# TASK PROMPT
From first line to last, write out the data precisely as shown.

# RECORD SET
----------------------------------------
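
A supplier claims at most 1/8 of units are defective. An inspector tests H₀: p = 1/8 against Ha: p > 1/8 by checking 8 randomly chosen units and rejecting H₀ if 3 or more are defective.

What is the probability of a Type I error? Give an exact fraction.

1129899/16777216

The significance level is the probability, assuming p = 1/8, of seeing 3 or more defectives in 8 draws.
α = 1 − P(X ≤ 2) = 1 − 15647317/16777216 = 1129899/16777216.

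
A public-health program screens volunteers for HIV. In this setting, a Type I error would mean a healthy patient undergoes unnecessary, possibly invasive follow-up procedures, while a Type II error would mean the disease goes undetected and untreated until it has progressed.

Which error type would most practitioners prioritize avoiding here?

Type II error

The Type II consequence (the disease goes undetected and untreated until it has progressed) is more severe than the Type I consequence (a healthy patient undergoes unnecessary, possibly invasive follow-up procedures).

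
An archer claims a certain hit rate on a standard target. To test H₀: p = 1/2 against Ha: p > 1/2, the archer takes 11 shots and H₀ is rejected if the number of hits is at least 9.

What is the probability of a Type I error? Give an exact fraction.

67/2048

α = P(reject H₀ | H₀ true) = P(S ≥ 9 | p = 1/2), with S ~ Binomial(11, 1/2).
That's C(11,9) + C(11,10) + C(11,11) over 2^11, i.e. (55 + 11 + 1)/2048 = 67/2048.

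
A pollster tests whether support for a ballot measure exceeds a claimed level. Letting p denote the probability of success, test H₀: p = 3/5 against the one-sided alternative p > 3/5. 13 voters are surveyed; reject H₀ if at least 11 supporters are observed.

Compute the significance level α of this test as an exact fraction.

70681653/1220703125

The Type I error probability is α = P(K ≥ 11) computed under H₀, where K ~ Binomial(13, 3/5).
P(K ≥ 11) = Σ_{j=11}^{13} C(13,j)·(3/5)^j·(2/5)^{13-j} = 70681653/1220703125.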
----------------------------------------
# TASK ANSWER
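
A supplier claims at most 1/8 of units are defective. An inspector tests H₀: p = 1/8 against Ha: p > 1/8 by checking 8 randomly chosen units and rejecting H₀ if 3 or more are defective.

What is the probability of a Type I error? Give an exact fraction.

1129899/16777216

The significance level is the probability, assuming p = 1/8, of seeing 3 or more defectives in 8 draws.
α = 1 − P(X ≤ 2) = 1 − 15647317/16777216 = 1129899/16777216.

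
A public-health program screens volunteers for HIV. In this setting, a Type I error would mean a healthy patient undergoes unnecessary, possibly invasive follow-up procedures, while a Type II error would mean the disease goes undetected and untreated until it has progressed.

Which error type would most practitioners prioritize avoiding here?

Type II error

The Type II consequence (the disease goes undetected and untreated until it has progressed) is more severe than the Type I consequence (a healthy patient undergoes unnecessary, possibly invasive follow-up procedures).

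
An archer claims a certain hit rate on a standard target. To test H₀: p = 1/2 against Ha: p > 1/2, the archer takes 11 shots and H₀ is rejected if the number of hits is at least 9.

What is the probability of a Type I error? Give an exact fraction.

67/2048

α = P(reject H₀ | H₀ true) = P(S ≥ 9 | p = 1/2), with S ~ Binomial(11, 1/2).
That's C(11,9) + C(11,10) + C(11,11) over 2^11, i.e. (55 + 11 + 1)/2048 = 67/2048.

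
A pollster tests whether support for a ballot measure exceeds a claimed level. Letting p denote the probability of success, test H₀: p = 3/5 against the one-sided alternative p > 3/5. 13 voters are surveyed; reject H₀ if at least 11 supporters are observed.

Compute the significance level α of this test as an exact fraction.

70681653/1220703125

The Type I error probability is α = P(K ≥ 11) computed under H₀, where K ~ Binomial(13, 3/5).
P(K ≥ 11) = Σ_{j=11}^{13} C(13,j)·(3/5)^j·(2/5)^{13-j} = 70681653/1220703125.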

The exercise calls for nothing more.